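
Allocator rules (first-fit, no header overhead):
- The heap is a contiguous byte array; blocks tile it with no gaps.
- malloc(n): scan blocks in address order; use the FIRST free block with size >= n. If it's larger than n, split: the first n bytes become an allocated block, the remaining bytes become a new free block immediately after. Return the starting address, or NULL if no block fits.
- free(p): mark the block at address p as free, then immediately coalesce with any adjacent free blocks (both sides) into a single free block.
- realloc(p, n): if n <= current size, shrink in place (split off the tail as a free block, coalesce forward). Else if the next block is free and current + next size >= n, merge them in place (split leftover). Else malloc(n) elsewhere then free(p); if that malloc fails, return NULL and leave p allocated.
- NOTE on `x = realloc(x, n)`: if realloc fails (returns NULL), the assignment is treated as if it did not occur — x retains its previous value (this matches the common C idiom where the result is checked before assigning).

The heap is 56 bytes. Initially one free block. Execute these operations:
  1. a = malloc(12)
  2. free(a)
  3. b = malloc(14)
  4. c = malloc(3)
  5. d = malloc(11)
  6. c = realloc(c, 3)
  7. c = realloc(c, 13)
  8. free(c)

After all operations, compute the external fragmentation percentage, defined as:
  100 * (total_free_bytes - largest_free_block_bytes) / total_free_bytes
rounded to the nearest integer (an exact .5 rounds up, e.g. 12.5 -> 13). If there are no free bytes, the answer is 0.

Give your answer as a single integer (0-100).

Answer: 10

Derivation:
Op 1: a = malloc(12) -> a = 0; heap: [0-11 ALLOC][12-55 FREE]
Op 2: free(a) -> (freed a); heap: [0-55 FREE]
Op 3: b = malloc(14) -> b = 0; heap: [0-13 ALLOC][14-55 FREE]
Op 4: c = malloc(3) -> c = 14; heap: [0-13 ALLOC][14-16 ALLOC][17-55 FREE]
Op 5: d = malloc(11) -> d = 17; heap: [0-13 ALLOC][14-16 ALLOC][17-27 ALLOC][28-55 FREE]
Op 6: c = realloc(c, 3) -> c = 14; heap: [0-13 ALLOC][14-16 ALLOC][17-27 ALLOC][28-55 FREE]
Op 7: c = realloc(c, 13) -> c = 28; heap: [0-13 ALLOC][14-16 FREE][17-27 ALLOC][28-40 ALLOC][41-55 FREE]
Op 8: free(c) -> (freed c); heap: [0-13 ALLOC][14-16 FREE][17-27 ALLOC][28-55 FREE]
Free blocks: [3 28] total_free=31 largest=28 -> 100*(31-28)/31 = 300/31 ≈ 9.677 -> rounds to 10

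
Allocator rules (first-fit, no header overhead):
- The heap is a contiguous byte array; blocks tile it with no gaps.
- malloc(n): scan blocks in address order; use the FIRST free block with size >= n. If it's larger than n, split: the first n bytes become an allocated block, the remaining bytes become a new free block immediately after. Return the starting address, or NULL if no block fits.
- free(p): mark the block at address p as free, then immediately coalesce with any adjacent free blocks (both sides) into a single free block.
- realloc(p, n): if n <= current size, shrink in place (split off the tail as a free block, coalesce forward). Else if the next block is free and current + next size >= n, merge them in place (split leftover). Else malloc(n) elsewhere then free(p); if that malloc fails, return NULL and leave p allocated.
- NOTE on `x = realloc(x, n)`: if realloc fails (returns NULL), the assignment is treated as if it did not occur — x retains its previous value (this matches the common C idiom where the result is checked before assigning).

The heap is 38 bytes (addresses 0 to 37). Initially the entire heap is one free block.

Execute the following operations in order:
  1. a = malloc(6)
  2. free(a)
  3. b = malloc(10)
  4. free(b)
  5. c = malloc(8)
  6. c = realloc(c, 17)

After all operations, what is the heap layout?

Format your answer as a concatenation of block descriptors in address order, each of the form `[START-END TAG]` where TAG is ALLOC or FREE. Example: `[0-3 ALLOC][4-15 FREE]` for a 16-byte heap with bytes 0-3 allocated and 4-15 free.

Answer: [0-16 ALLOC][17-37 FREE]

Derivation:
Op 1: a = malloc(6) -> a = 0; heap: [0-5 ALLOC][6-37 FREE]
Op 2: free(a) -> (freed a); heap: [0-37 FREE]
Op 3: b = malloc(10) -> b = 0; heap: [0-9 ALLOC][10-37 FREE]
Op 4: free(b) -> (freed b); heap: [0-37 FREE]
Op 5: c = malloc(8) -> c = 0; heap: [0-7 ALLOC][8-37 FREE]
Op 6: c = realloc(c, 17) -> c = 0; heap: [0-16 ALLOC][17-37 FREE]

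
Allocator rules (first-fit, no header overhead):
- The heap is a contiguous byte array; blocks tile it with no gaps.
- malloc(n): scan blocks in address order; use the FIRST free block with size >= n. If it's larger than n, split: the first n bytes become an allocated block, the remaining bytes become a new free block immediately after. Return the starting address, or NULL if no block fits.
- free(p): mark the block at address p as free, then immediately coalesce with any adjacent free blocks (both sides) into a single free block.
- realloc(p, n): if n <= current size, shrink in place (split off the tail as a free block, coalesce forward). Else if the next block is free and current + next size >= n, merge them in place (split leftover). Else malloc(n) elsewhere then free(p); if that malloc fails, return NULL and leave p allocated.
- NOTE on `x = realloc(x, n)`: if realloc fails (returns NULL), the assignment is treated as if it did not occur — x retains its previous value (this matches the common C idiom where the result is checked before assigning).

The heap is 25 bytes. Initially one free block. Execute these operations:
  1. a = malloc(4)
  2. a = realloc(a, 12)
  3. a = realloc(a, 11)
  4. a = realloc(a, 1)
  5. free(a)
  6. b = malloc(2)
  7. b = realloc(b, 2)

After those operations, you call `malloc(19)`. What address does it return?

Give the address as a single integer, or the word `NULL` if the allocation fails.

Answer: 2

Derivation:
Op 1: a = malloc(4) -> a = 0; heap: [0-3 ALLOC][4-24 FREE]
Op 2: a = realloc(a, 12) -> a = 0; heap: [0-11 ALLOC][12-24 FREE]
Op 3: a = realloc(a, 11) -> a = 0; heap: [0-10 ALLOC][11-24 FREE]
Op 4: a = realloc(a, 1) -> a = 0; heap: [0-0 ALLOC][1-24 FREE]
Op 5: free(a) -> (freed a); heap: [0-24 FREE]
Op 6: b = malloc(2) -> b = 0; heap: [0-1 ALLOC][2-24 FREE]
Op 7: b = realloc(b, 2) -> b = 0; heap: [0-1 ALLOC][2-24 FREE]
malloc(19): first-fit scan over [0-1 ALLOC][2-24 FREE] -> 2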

--- TASK GOAL ---
When you answer, repeat every record exactly, omitting nothing.

--- SOLVED PROBLEM ---
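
Allocator rules (first-fit, no header overhead):
- The heap is a contiguous byte array; blocks tile it with no gaps.
- malloc(n): scan blocks in address order; use the FIRST free block with size >= n. If it's larger than n, split: the first n bytes become an allocated block, the remaining bytes become a new free block immediately after. Return the starting address, or NULL if no block fits.
- free(p): mark the block at address p as free, then immediately coalesce with any adjacent free blocks (both sides) into a single free block.
- realloc(p, n): if n <= current size, shrink in place (split off the tail as a free block, coalesce forward). Else if the next block is free and current + next size >= n, merge them in place (split leftover). Else malloc(n) elsewhere then free(p); if that malloc fails, return NULL and leave p allocated.
- NOTE on `x = realloc(x, n)`: if realloc fails (returns NULL), the assignment is treated as if it did not occur — x retains its previous value (this matches the common C idiom where the result is checked before assigning).

The heap is 56 bytes. Initially one free block. Execute these operations:
  1. a = malloc(12)
  2. free(a)
  3. b = malloc(14)
  4. c = malloc(3)
  5. d = malloc(11)
  6. c = realloc(c, 3)
  7. c = realloc(c, 13)
  8. free(c)

After all operations, compute the external fragmentation percentage, defined as:
  100 * (total_free_bytes - largest_free_block_bytes) / total_free_bytes
rounded to the nearest integer (an exact .5 rounds up, e.g. 12.5 -> 13). If there are no free bytes, the answer is 0.

Give your answer as a single integer (0-100).

Answer: 10

Derivation:
Op 1: a = malloc(12) -> a = 0; heap: [0-11 ALLOC][12-55 FREE]
Op 2: free(a) -> (freed a); heap: [0-55 FREE]
Op 3: b = malloc(14) -> b = 0; heap: [0-13 ALLOC][14-55 FREE]
Op 4: c = malloc(3) -> c = 14; heap: [0-13 ALLOC][14-16 ALLOC][17-55 FREE]
Op 5: d = malloc(11) -> d = 17; heap: [0-13 ALLOC][14-16 ALLOC][17-27 ALLOC][28-55 FREE]
Op 6: c = realloc(c, 3) -> c = 14; heap: [0-13 ALLOC][14-16 ALLOC][17-27 ALLOC][28-55 FREE]
Op 7: c = realloc(c, 13) -> c = 28; heap: [0-13 ALLOC][14-16 FREE][17-27 ALLOC][28-40 ALLOC][41-55 FREE]
Op 8: free(c) -> (freed c); heap: [0-13 ALLOC][14-16 FREE][17-27 ALLOC][28-55 FREE]
Free blocks: [3 28] total_free=31 largest=28 -> 100*(31-28)/31 = 300/31 ≈ 9.677 -> rounds to 10

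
Allocator rules (first-fit, no header overhead):
- The heap is a contiguous byte array; blocks tile it with no gaps.
- malloc(n): scan blocks in address order; use the FIRST free block with size >= n. If it's larger than n, split: the first n bytes become an allocated block, the remaining bytes become a new free block immediately after. Return the starting address, or NULL if no block fits.
- free(p): mark the block at address p as free, then immediately coalesce with any adjacent free blocks (both sides) into a single free block.
- realloc(p, n): if n <= current size, shrink in place (split off the tail as a free block, coalesce forward). Else if the next block is free and current + next size >= n, merge them in place (split leftover). Else malloc(n) elsewhere then free(p); if that malloc fails, return NULL and leave p allocated.
- NOTE on `x = realloc(x, n)`: if realloc fails (returns NULL), the assignment is treated as if it did not occur — x retains its previous value (this matches the common C idiom where the result is checked before assigning).

The heap is 38 bytes (addresses 0 to 37). Initially the entire heap is one free block.

Execute the following operations in order:
  1. a = malloc(6)
  2. free(a)
  3. b = malloc(10)
  4. free(b)
  5. c = malloc(8)
  6. c = realloc(c, 17)

After all operations, what is the heap layout?

Format your answer as a concatenation of block descriptors in address order, each of the form `[START-END TAG]` where TAG is ALLOC or FREE. Example: `[0-3 ALLOC][4-15 FREE]` for a 16-byte heap with bytes 0-3 allocated and 4-15 free.

Answer: [0-16 ALLOC][17-37 FREE]

Derivation:
Op 1: a = malloc(6) -> a = 0; heap: [0-5 ALLOC][6-37 FREE]
Op 2: free(a) -> (freed a); heap: [0-37 FREE]
Op 3: b = malloc(10) -> b = 0; heap: [0-9 ALLOC][10-37 FREE]
Op 4: free(b) -> (freed b); heap: [0-37 FREE]
Op 5: c = malloc(8) -> c = 0; heap: [0-7 ALLOC][8-37 FREE]
Op 6: c = realloc(c, 17) -> c = 0; heap: [0-16 ALLOC][17-37 FREE]

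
Allocator rules (first-fit, no header overhead):
- The heap is a contiguous byte array; blocks tile it with no gaps.
- malloc(n): scan blocks in address order; use the FIRST free block with size >= n. If it's larger than n, split: the first n bytes become an allocated block, the remaining bytes become a new free block immediately after. Return the starting address, or NULL if no block fits.
- free(p): mark the block at address p as free, then immediately coalesce with any adjacent free blocks (both sides) into a single free block.
- realloc(p, n): if n <= current size, shrink in place (split off the tail as a free block, coalesce forward). Else if the next block is free and current + next size >= n, merge them in place (split leftover). Else malloc(n) elsewhere then free(p); if that malloc fails, return NULL and leave p allocated.
- NOTE on `x = realloc(x, n)`: if realloc fails (returns NULL), the assignment is treated as if it did not occur — x retains its previous value (this matches the common C idiom where the result is checked before assigning).

The heap is 25 bytes. Initially one free block. Execute these operations:
  1. a = malloc(4)
  2. a = realloc(a, 12)
  3. a = realloc(a, 11)
  4. a = realloc(a, 1)
  5. free(a)
  6. b = malloc(2)
  7. b = realloc(b, 2)

After those operations, you call `malloc(19)`. What address does it return?

Give the address as a single integer, or the word `NULL` if the allocation fails.

Answer: 2

Derivation:
Op 1: a = malloc(4) -> a = 0; heap: [0-3 ALLOC][4-24 FREE]
Op 2: a = realloc(a, 12) -> a = 0; heap: [0-11 ALLOC][12-24 FREE]
Op 3: a = realloc(a, 11) -> a = 0; heap: [0-10 ALLOC][11-24 FREE]
Op 4: a = realloc(a, 1) -> a = 0; heap: [0-0 ALLOC][1-24 FREE]
Op 5: free(a) -> (freed a); heap: [0-24 FREE]
Op 6: b = malloc(2) -> b = 0; heap: [0-1 ALLOC][2-24 FREE]
Op 7: b = realloc(b, 2) -> b = 0; heap: [0-1 ALLOC][2-24 FREE]
malloc(19): first-fit scan over [0-1 ALLOC][2-24 FREE] -> 2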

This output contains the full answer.